■ **Dataset extract**
···
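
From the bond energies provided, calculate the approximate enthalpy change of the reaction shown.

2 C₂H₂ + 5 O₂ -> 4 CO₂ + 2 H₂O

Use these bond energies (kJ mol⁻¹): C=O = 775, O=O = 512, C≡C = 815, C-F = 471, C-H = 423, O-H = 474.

Bonds broken (reactants):
  C≡C: 2 × 815 = 1630
  C-H: 4 × 423 = 1692
  O=O: 5 × 512 = 2560
  Σ(broken) = 5882 kJ
Bonds formed (products):
  C=O: 8 × 775 = 6200
  O-H: 4 × 474 = 1896
  Σ(formed) = 8096 kJ
ΔH = Σ(broken) − Σ(formed) = 5882 − 8096 = −2214 kJ

ΔH ≈ −2214 kJ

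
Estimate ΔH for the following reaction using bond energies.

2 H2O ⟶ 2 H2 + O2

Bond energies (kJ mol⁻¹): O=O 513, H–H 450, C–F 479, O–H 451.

Bonds broken (reactants):
  O–H: 4 × 451 = 1804
  Σ(broken) = 1804 kJ
Bonds formed (products):
  H–H: 2 × 450 = 900
  O=O: 1 × 513 = 513
  Σ(formed) = 1413 kJ
ΔH = Σ(broken) − Σ(formed) = 1804 − 1413 = +391 kJ

ΔH ≈ +391 kJ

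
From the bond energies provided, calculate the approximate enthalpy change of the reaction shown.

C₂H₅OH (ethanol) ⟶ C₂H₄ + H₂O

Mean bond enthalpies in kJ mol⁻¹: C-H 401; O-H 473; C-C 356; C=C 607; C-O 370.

ΔH ≈ +47 kJ

Bonds broken (reactants):
  C-C: 1 × 356 = 356
  C-H: 5 × 401 = 2005
  C-O: 1 × 370 = 370
  O-H: 1 × 473 = 473
  Σ(broken) = 3204 kJ
Bonds formed (products):
  C-H: 4 × 401 = 1604
  C=C: 1 × 607 = 607
  O-H: 2 × 473 = 946
  Σ(formed) = 3157 kJ
ΔH = Σ(broken) − Σ(formed) = 3204 − 3157 = +47 kJ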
···
■ **Required action**
Send back the whole listing above exactly, please.

■ **Your response**
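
From the bond energies provided, calculate the approximate enthalpy change of the reaction shown.

2 C₂H₂ + 5 O₂ -> 4 CO₂ + 2 H₂O

Use these bond energies (kJ mol⁻¹): C=O = 775, O=O = 512, C≡C = 815, C-F = 471, C-H = 423, O-H = 474.

Bonds broken (reactants):
  C≡C: 2 × 815 = 1630
  C-H: 4 × 423 = 1692
  O=O: 5 × 512 = 2560
  Σ(broken) = 5882 kJ
Bonds formed (products):
  C=O: 8 × 775 = 6200
  O-H: 4 × 474 = 1896
  Σ(formed) = 8096 kJ
ΔH = Σ(broken) − Σ(formed) = 5882 − 8096 = −2214 kJ

ΔH ≈ −2214 kJ

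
Estimate ΔH for the following reaction using bond energies.

2 H2O ⟶ 2 H2 + O2

Bond energies (kJ mol⁻¹): O=O 513, H–H 450, C–F 479, O–H 451.

Bonds broken (reactants):
  O–H: 4 × 451 = 1804
  Σ(broken) = 1804 kJ
Bonds formed (products):
  H–H: 2 × 450 = 900
  O=O: 1 × 513 = 513
  Σ(formed) = 1413 kJ
ΔH = Σ(broken) − Σ(formed) = 1804 − 1413 = +391 kJ

ΔH ≈ +391 kJ

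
From the bond energies provided, calculate the approximate enthalpy change of the reaction shown.

C₂H₅OH (ethanol) ⟶ C₂H₄ + H₂O

Mean bond enthalpies in kJ mol⁻¹: C-H 401; O-H 473; C-C 356; C=C 607; C-O 370.

ΔH ≈ +47 kJ

Bonds broken (reactants):
  C-C: 1 × 356 = 356
  C-H: 5 × 401 = 2005
  C-O: 1 × 370 = 370
  O-H: 1 × 473 = 473
  Σ(broken) = 3204 kJ
Bonds formed (products):
  C-H: 4 × 401 = 1604
  C=C: 1 × 607 = 607
  O-H: 2 × 473 = 946
  Σ(formed) = 3157 kJ
ΔH = Σ(broken) − Σ(formed) = 3204 − 3157 = +47 kJ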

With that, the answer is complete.